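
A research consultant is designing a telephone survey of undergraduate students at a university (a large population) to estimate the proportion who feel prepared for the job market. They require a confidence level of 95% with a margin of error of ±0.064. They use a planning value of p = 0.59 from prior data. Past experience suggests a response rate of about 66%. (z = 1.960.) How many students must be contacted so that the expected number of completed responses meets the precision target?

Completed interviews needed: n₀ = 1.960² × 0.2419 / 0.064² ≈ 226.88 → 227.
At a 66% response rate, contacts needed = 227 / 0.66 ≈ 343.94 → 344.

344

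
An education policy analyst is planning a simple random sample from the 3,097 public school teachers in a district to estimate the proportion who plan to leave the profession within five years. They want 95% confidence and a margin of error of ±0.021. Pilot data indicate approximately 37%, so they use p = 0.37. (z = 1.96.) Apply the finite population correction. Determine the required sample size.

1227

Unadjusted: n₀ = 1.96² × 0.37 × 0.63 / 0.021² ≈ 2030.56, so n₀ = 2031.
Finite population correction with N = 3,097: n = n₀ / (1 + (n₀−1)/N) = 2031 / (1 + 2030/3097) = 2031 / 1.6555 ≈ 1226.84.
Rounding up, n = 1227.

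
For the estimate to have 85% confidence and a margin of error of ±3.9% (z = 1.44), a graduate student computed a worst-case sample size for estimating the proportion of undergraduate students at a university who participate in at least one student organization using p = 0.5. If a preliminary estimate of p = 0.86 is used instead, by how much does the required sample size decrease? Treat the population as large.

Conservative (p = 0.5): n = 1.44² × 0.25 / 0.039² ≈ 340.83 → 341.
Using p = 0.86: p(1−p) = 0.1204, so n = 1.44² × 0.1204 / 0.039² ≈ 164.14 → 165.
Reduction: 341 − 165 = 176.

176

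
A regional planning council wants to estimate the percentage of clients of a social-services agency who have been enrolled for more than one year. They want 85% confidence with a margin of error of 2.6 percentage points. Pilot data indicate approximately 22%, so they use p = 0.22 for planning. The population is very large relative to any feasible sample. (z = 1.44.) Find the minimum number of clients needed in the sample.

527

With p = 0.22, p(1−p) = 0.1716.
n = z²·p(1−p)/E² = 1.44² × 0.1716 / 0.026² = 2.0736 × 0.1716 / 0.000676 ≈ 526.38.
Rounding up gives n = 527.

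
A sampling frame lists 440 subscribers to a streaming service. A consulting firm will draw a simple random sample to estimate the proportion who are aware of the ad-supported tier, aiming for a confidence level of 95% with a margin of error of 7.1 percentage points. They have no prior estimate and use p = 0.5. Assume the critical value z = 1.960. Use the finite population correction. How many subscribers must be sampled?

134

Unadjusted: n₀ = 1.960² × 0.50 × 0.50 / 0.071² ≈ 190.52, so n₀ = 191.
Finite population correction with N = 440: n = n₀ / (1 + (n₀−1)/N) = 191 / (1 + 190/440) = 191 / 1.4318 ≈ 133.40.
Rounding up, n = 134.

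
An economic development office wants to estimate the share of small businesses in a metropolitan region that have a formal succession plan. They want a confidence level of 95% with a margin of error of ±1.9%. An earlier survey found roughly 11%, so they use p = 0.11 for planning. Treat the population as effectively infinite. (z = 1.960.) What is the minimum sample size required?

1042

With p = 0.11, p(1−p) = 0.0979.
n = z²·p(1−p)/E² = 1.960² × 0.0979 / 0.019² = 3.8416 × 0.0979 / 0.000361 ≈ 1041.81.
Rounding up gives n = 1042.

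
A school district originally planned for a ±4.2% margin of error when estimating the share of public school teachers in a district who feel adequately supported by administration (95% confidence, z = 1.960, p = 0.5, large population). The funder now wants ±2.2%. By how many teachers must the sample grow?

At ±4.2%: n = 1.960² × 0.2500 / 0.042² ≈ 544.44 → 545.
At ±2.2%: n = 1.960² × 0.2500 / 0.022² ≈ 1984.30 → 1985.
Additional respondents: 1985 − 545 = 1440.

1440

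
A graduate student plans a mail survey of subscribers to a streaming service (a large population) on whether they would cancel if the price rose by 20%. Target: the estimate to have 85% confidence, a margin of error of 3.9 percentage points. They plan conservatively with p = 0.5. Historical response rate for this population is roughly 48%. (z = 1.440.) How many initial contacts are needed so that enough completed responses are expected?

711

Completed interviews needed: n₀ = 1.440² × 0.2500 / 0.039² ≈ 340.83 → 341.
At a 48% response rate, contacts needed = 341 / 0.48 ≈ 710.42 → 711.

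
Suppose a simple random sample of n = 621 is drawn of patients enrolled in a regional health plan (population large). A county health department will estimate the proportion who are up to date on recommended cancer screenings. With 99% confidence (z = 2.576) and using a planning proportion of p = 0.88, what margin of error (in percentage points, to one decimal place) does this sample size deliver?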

----

**What you have to do**
Take the records above and write each one out again exactly.

**Solution to this problem**
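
A research consultant is designing a telephone survey of undergraduate students at a university (a large population) to estimate the proportion who feel prepared for the job market. They require a confidence level of 95% with a margin of error of ±0.064. They use a planning value of p = 0.59 from prior data. Past experience suggests a response rate of about 66%. (z = 1.960.) How many students must be contacted so that the expected number of completed responses meets the precision target?

Completed interviews needed: n₀ = 1.960² × 0.2419 / 0.064² ≈ 226.88 → 227.
At a 66% response rate, contacts needed = 227 / 0.66 ≈ 343.94 → 344.

344

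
An education policy analyst is planning a simple random sample from the 3,097 public school teachers in a district to estimate the proportion who plan to leave the profession within five years. They want 95% confidence and a margin of error of ±0.021. Pilot data indicate approximately 37%, so they use p = 0.37. (z = 1.96.) Apply the finite population correction. Determine the required sample size.

1227

Unadjusted: n₀ = 1.96² × 0.37 × 0.63 / 0.021² ≈ 2030.56, so n₀ = 2031.
Finite population correction with N = 3,097: n = n₀ / (1 + (n₀−1)/N) = 2031 / (1 + 2030/3097) = 2031 / 1.6555 ≈ 1226.84.
Rounding up, n = 1227.

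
For the estimate to have 85% confidence and a margin of error of ±3.9% (z = 1.44), a graduate student computed a worst-case sample size for estimating the proportion of undergraduate students at a university who participate in at least one student organization using p = 0.5. If a preliminary estimate of p = 0.86 is used instead, by how much does the required sample size decrease? Treat the population as large.

Conservative (p = 0.5): n = 1.44² × 0.25 / 0.039² ≈ 340.83 → 341.
Using p = 0.86: p(1−p) = 0.1204, so n = 1.44² × 0.1204 / 0.039² ≈ 164.14 → 165.
Reduction: 341 − 165 = 176.

176

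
A regional planning council wants to estimate the percentage of clients of a social-services agency who have been enrolled for more than one year. They want 85% confidence with a margin of error of 2.6 percentage points. Pilot data indicate approximately 22%, so they use p = 0.22 for planning. The population is very large relative to any feasible sample. (z = 1.44.) Find the minimum number of clients needed in the sample.

527

With p = 0.22, p(1−p) = 0.1716.
n = z²·p(1−p)/E² = 1.44² × 0.1716 / 0.026² = 2.0736 × 0.1716 / 0.000676 ≈ 526.38.
Rounding up gives n = 527.

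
A sampling frame lists 440 subscribers to a streaming service. A consulting firm will draw a simple random sample to estimate the proportion who are aware of the ad-supported tier, aiming for a confidence level of 95% with a margin of error of 7.1 percentage points. They have no prior estimate and use p = 0.5. Assume the critical value z = 1.960. Use the finite population correction. How many subscribers must be sampled?

134

Unadjusted: n₀ = 1.960² × 0.50 × 0.50 / 0.071² ≈ 190.52, so n₀ = 191.
Finite population correction with N = 440: n = n₀ / (1 + (n₀−1)/N) = 191 / (1 + 190/440) = 191 / 1.4318 ≈ 133.40.
Rounding up, n = 134.

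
An economic development office wants to estimate the share of small businesses in a metropolitan region that have a formal succession plan. They want a confidence level of 95% with a margin of error of ±1.9%. An earlier survey found roughly 11%, so they use p = 0.11 for planning. Treat the population as effectively infinite. (z = 1.960.) What is the minimum sample size required?

1042

With p = 0.11, p(1−p) = 0.0979.
n = z²·p(1−p)/E² = 1.960² × 0.0979 / 0.019² = 3.8416 × 0.0979 / 0.000361 ≈ 1041.81.
Rounding up gives n = 1042.

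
A school district originally planned for a ±4.2% margin of error when estimating the share of public school teachers in a district who feel adequately supported by administration (95% confidence, z = 1.960, p = 0.5, large population). The funder now wants ±2.2%. By how many teachers must the sample grow?

At ±4.2%: n = 1.960² × 0.2500 / 0.042² ≈ 544.44 → 545.
At ±2.2%: n = 1.960² × 0.2500 / 0.022² ≈ 1984.30 → 1985.
Additional respondents: 1985 − 545 = 1440.

1440

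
A graduate student plans a mail survey of subscribers to a streaming service (a large population) on whether they would cancel if the price rose by 20%. Target: the estimate to have 85% confidence, a margin of error of 3.9 percentage points. They plan conservatively with p = 0.5. Historical response rate for this population is roughly 48%. (z = 1.440.) How many initial contacts are needed so that enough completed responses are expected?

711

Completed interviews needed: n₀ = 1.440² × 0.2500 / 0.039² ≈ 340.83 → 341.
At a 48% response rate, contacts needed = 341 / 0.48 ≈ 710.42 → 711.

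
Suppose a simple random sample of n = 621 is drawn of patients enrolled in a regional health plan (population large). A county health department will estimate the proportion who are up to date on recommended cancer screenings. With 99% confidence (z = 2.576) and using a planning proportion of p = 0.88, what margin of error (in percentage points, to one decimal place) does this sample size deliver?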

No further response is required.